*** Block opens ***

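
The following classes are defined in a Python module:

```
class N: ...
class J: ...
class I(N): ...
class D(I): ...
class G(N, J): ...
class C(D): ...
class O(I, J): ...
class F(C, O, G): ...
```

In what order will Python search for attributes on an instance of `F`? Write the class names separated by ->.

F -> C -> D -> O -> I -> G -> N -> J -> object

L[F] = F + merge(L[C], L[O], L[G], [C O G])
  take C:  [C D I N object] + [O I N J object] + [G N J object] + [C O G]
  take D:  [D I N object] + [O I N J object] + [G N J object] + [O G]
  take O:  [I N object] + [O I N J object] + [G N J object] + [O G]
  take I:  [I N object] + [I N J object] + [G N J object] + [G]
  take G:  [N object] + [N J object] + [G N J object] + [G]
  take N:  [N object] + [N J object] + [N J object]
  take J:  [object] + [J object] + [J object]
  take object:  [object] + [object] + [object]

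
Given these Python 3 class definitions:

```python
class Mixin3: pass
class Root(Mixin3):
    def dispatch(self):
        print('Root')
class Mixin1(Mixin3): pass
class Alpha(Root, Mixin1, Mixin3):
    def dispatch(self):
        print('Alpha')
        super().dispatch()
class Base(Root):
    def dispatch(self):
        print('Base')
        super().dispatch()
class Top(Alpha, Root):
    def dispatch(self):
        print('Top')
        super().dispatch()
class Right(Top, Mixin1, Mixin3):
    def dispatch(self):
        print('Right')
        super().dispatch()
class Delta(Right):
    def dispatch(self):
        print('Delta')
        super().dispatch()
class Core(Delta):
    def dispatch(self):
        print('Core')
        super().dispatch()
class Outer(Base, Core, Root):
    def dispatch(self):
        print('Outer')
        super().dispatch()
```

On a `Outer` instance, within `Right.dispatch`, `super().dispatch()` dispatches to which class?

L[Outer] = Outer + merge(L[Base], L[Core], L[Root], [Base Core Root])
  take Base:  [Base Root Mixin3 object] + [Core Delta Right Top Alpha Root Mixin1 Mixin3 object] + [Root Mixin3 object] + [Base Core Root]
  take Core:  [Root Mixin3 object] + [Core Delta Right Top Alpha Root Mixin1 Mixin3 object] + [Root Mixin3 object] + [Core Root]
  take Delta:  [Root Mixin3 object] + [Delta Right Top Alpha Root Mixin1 Mixin3 object] + [Root Mixin3 object] + [Root]
  take Right:  [Root Mixin3 object] + [Right Top Alpha Root Mixin1 Mixin3 object] + [Root Mixin3 object] + [Root]
  take Top:  [Root Mixin3 object] + [Top Alpha Root Mixin1 Mixin3 object] + [Root Mixin3 object] + [Root]
  take Alpha:  [Root Mixin3 object] + [Alpha Root Mixin1 Mixin3 object] + [Root Mixin3 object] + [Root]
  take Root:  [Root Mixin3 object] + [Root Mixin1 Mixin3 object] + [Root Mixin3 object] + [Root]
  take Mixin1:  [Mixin3 object] + [Mixin1 Mixin3 object] + [Mixin3 object]
  take Mixin3:  [Mixin3 object] + [Mixin3 object] + [Mixin3 object]
  take object:  [object] + [object] + [object]
MRO: Outer Base Core Delta Right Top Alpha Root Mixin1 Mixin3 object
super() in Right.dispatch on a Outer instance goes to the class after Right in Outer's MRO: Top.

Top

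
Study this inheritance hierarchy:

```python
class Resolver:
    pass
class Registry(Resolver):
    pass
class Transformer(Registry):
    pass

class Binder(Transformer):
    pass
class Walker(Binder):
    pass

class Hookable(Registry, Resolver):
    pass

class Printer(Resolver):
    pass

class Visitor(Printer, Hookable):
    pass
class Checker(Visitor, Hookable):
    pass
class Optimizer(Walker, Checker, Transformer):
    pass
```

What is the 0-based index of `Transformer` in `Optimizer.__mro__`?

4

L[Optimizer] = Optimizer + merge(L[Walker], L[Checker], L[Transformer], [Walker Checker Transformer])
  take Walker:  [Walker Binder Transformer Registry Resolver object] + [Checker Visitor Printer Hookable Registry Resolver object] + [Transformer Registry Resolver object] + [Walker Checker Transformer]
  take Binder:  [Binder Transformer Registry Resolver object] + [Checker Visitor Printer Hookable Registry Resolver object] + [Transformer Registry Resolver object] + [Checker Transformer]
  take Checker:  [Transformer Registry Resolver object] + [Checker Visitor Printer Hookable Registry Resolver object] + [Transformer Registry Resolver object] + [Checker Transformer]
  take Transformer:  [Transformer Registry Resolver object] + [Visitor Printer Hookable Registry Resolver object] + [Transformer Registry Resolver object] + [Transformer]
  take Visitor:  [Registry Resolver object] + [Visitor Printer Hookable Registry Resolver object] + [Registry Resolver object]
  take Printer:  [Registry Resolver object] + [Printer Hookable Registry Resolver object] + [Registry Resolver object]
  take Hookable:  [Registry Resolver object] + [Hookable Registry Resolver object] + [Registry Resolver object]
  take Registry:  [Registry Resolver object] + [Registry Resolver object] + [Registry Resolver object]
  take Resolver:  [Resolver object] + [Resolver object] + [Resolver object]
  take object:  [object] + [object] + [object]
MRO: Optimizer Walker Binder Checker Transformer Visitor Printer Hookable Registry Resolver object
Transformer sits at index 4.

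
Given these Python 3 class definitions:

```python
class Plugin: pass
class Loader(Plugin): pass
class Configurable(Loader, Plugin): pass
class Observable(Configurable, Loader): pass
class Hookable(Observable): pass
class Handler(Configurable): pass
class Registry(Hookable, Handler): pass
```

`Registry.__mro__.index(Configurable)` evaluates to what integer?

L[Registry] = Registry + merge(L[Hookable], L[Handler], [Hookable Handler])
  take Hookable:  [Hookable Observable Configurable Loader Plugin object] + [Handler Configurable Loader Plugin object] + [Hookable Handler]
  take Observable:  [Observable Configurable Loader Plugin object] + [Handler Configurable Loader Plugin object] + [Handler]
  take Handler:  [Configurable Loader Plugin object] + [Handler Configurable Loader Plugin object] + [Handler]
  take Configurable:  [Configurable Loader Plugin object] + [Configurable Loader Plugin object]
  take Loader:  [Loader Plugin object] + [Loader Plugin object]
  take Plugin:  [Plugin object] + [Plugin object]
  take object:  [object] + [object]
MRO: Registry Hookable Observable Handler Configurable Loader Plugin object
Configurable sits at index 4.

4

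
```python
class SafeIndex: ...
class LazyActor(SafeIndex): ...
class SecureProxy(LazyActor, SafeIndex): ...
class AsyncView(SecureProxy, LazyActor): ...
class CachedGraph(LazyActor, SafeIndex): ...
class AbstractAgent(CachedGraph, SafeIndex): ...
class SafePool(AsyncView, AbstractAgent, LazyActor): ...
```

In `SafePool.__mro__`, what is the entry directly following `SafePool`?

AsyncView

L[SafePool] = SafePool + merge(L[AsyncView], L[AbstractAgent], L[LazyActor], [AsyncView AbstractAgent LazyActor])
  take AsyncView:  [AsyncView SecureProxy LazyActor SafeIndex object] + [AbstractAgent CachedGraph LazyActor SafeIndex object] + [LazyActor SafeIndex object] + [AsyncView AbstractAgent LazyActor]
  take SecureProxy:  [SecureProxy LazyActor SafeIndex object] + [AbstractAgent CachedGraph LazyActor SafeIndex object] + [LazyActor SafeIndex object] + [AbstractAgent LazyActor]
  take AbstractAgent:  [LazyActor SafeIndex object] + [AbstractAgent CachedGraph LazyActor SafeIndex object] + [LazyActor SafeIndex object] + [AbstractAgent LazyActor]
  take CachedGraph:  [LazyActor SafeIndex object] + [CachedGraph LazyActor SafeIndex object] + [LazyActor SafeIndex object] + [LazyActor]
  take LazyActor:  [LazyActor SafeIndex object] + [LazyActor SafeIndex object] + [LazyActor SafeIndex object] + [LazyActor]
  take SafeIndex:  [SafeIndex object] + [SafeIndex object] + [SafeIndex object]
  take object:  [object] + [object] + [object]
MRO: SafePool AsyncView SecureProxy AbstractAgent CachedGraph LazyActor SafeIndex object
SafePool is at position 0; next is AsyncView.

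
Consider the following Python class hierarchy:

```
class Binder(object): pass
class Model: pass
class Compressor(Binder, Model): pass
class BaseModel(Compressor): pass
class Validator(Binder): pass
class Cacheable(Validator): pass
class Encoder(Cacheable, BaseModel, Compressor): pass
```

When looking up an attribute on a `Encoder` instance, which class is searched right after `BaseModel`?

Compressor

L[Encoder] = Encoder + merge(L[Cacheable], L[BaseModel], L[Compressor], [Cacheable BaseModel Compressor])
  take Cacheable:  [Cacheable Validator Binder object] + [BaseModel Compressor Binder Model object] + [Compressor Binder Model object] + [Cacheable BaseModel Compressor]
  take Validator:  [Validator Binder object] + [BaseModel Compressor Binder Model object] + [Compressor Binder Model object] + [BaseModel Compressor]
  take BaseModel:  [Binder object] + [BaseModel Compressor Binder Model object] + [Compressor Binder Model object] + [BaseModel Compressor]
  take Compressor:  [Binder object] + [Compressor Binder Model object] + [Compressor Binder Model object] + [Compressor]
  take Binder:  [Binder object] + [Binder Model object] + [Binder Model object]
  take Model:  [object] + [Model object] + [Model object]
  take object:  [object] + [object] + [object]
MRO: Encoder Cacheable Validator BaseModel Compressor Binder Model object
BaseModel is at position 3; next is Compressor.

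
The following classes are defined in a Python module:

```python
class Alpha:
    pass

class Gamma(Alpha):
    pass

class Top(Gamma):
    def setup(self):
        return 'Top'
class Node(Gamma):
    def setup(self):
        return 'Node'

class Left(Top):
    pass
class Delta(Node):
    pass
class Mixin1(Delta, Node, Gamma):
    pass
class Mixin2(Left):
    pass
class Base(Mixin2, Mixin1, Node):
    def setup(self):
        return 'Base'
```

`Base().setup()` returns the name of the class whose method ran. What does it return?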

*** Block closes ***

» Exercise: Reproduce each line of the records in which the string "return" appears.

» Written reply:
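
        return 'Top'
        return 'Node'
        return 'Base'
`Base().setup()` returns the name of the class whose method ran. What does it return?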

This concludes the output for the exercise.